Task details: Write out, word for word, every line from the one containing "An instrumentation engineer" through the final line of the records.

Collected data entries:

----

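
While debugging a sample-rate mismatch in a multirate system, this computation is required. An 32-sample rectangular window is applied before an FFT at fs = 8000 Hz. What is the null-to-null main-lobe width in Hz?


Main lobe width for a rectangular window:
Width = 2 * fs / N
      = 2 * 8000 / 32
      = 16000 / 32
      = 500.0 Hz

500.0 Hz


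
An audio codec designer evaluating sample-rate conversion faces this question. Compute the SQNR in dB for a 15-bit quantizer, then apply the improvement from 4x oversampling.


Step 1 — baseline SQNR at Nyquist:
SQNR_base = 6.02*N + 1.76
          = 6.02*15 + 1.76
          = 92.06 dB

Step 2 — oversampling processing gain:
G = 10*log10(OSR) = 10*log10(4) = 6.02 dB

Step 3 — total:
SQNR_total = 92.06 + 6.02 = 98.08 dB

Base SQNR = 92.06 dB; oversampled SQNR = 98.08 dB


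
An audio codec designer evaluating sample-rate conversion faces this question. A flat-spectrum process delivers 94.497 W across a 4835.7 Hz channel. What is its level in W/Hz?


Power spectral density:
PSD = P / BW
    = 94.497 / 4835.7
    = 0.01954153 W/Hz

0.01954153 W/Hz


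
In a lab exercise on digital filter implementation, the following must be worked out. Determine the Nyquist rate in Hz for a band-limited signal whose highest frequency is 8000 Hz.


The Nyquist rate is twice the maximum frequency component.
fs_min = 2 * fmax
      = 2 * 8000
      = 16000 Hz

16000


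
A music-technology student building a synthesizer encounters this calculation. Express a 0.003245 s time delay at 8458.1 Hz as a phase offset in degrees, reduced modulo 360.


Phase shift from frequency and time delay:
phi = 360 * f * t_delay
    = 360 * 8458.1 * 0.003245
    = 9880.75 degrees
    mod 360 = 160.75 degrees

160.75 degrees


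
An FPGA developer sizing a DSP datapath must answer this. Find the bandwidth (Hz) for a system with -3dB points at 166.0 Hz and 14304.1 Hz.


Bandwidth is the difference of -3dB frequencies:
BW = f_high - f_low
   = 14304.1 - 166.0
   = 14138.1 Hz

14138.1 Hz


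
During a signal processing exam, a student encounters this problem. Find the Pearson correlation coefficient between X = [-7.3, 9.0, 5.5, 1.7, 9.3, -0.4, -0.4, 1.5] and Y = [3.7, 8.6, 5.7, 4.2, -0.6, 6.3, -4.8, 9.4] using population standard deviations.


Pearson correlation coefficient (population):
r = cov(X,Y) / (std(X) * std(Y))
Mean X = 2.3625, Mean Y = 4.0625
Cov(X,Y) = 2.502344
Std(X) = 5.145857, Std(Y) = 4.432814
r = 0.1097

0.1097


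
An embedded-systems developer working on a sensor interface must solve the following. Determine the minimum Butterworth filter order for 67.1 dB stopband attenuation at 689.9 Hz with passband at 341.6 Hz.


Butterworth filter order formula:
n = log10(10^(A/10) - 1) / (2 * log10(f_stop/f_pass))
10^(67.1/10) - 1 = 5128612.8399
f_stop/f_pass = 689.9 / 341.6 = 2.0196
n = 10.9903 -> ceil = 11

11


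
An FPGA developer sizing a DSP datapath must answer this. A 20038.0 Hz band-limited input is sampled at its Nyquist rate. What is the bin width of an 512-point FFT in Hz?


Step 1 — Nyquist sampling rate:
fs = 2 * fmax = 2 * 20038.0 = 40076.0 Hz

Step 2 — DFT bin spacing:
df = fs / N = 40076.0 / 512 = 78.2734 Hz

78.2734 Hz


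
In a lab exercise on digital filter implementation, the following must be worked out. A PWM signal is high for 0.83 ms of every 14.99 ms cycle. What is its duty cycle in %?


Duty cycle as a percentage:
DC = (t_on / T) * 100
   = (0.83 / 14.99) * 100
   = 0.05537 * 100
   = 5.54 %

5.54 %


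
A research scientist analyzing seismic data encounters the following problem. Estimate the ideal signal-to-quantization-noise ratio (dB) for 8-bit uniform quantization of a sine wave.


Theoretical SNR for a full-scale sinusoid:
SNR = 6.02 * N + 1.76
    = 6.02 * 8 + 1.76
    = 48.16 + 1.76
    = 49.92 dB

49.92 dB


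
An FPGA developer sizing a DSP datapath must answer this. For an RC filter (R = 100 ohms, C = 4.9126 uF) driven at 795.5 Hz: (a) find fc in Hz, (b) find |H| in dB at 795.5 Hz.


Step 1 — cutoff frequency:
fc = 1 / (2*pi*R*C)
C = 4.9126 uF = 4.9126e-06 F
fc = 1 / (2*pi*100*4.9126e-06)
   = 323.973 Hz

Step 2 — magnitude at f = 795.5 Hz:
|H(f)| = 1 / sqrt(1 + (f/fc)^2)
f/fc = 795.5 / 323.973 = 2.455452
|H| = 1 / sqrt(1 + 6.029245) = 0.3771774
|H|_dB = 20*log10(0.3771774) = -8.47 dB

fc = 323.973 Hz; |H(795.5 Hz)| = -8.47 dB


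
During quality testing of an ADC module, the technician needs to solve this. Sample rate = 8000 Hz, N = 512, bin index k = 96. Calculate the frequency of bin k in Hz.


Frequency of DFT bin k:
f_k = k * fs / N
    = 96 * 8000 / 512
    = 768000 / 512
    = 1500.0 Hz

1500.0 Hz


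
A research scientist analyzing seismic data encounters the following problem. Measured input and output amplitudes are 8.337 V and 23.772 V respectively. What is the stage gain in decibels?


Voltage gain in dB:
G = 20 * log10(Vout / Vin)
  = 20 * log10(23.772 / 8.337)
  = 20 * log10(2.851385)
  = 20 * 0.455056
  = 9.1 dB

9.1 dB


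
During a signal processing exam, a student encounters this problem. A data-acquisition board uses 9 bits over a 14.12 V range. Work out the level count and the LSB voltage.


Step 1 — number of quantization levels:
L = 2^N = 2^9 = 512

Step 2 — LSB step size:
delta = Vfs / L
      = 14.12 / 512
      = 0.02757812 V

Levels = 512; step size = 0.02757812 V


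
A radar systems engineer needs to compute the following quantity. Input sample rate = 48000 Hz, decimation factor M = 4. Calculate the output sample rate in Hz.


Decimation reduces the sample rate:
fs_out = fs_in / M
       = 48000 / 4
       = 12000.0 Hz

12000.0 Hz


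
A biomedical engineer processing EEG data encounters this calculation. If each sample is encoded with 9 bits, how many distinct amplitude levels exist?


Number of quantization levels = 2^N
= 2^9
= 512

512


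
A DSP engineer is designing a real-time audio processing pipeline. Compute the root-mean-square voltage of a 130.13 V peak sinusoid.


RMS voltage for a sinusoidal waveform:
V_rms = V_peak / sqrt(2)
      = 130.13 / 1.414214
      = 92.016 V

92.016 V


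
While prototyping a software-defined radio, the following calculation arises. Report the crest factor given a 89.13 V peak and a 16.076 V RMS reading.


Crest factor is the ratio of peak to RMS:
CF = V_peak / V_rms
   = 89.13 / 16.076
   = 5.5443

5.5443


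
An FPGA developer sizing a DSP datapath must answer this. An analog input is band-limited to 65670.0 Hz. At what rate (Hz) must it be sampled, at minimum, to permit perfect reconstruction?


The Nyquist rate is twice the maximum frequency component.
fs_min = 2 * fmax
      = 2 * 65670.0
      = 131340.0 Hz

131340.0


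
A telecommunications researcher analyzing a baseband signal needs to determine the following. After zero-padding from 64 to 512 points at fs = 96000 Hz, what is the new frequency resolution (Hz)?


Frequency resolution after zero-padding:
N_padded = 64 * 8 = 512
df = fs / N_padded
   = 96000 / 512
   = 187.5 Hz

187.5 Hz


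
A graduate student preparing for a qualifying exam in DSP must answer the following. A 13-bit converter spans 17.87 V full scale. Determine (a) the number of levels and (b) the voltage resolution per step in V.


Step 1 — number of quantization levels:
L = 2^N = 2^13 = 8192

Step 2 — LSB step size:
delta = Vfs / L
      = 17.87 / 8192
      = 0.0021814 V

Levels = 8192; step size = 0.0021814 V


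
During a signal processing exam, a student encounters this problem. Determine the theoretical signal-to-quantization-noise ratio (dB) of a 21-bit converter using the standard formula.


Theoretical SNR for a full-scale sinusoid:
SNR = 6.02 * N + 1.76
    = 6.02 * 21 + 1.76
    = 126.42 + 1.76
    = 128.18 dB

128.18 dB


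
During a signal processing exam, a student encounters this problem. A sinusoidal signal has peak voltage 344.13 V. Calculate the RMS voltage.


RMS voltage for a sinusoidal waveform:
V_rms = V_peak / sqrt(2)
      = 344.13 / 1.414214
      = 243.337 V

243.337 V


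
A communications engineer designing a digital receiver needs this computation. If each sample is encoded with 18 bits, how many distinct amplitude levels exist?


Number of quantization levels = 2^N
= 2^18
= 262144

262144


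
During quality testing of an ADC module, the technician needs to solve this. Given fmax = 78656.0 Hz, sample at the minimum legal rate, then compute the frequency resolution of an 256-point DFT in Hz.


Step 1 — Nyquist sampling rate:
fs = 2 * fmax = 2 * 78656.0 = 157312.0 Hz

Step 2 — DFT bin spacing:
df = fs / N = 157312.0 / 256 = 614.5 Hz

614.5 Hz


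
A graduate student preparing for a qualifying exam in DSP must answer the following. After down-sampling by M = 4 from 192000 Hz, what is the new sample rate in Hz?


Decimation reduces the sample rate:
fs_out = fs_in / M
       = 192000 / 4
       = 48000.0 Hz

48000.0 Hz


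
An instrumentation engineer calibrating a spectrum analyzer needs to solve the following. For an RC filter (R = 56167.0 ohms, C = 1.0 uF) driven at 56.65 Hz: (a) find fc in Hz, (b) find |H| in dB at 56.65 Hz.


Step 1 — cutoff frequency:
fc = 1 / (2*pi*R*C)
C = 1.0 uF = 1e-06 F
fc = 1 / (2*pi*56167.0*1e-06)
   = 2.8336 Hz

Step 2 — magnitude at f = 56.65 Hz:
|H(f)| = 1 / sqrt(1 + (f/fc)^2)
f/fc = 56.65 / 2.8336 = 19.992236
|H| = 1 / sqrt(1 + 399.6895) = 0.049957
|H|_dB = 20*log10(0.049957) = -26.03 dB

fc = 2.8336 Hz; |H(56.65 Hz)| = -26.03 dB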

----

Response box:
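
An instrumentation engineer calibrating a spectrum analyzer needs to solve the following. For an RC filter (R = 56167.0 ohms, C = 1.0 uF) driven at 56.65 Hz: (a) find fc in Hz, (b) find |H| in dB at 56.65 Hz.


Step 1 — cutoff frequency:
fc = 1 / (2*pi*R*C)
C = 1.0 uF = 1e-06 F
fc = 1 / (2*pi*56167.0*1e-06)
   = 2.8336 Hz

Step 2 — magnitude at f = 56.65 Hz:
|H(f)| = 1 / sqrt(1 + (f/fc)^2)
f/fc = 56.65 / 2.8336 = 19.992236
|H| = 1 / sqrt(1 + 399.6895) = 0.049957
|H|_dB = 20*log10(0.049957) = -26.03 dB

fc = 2.8336 Hz; |H(56.65 Hz)| = -26.03 dB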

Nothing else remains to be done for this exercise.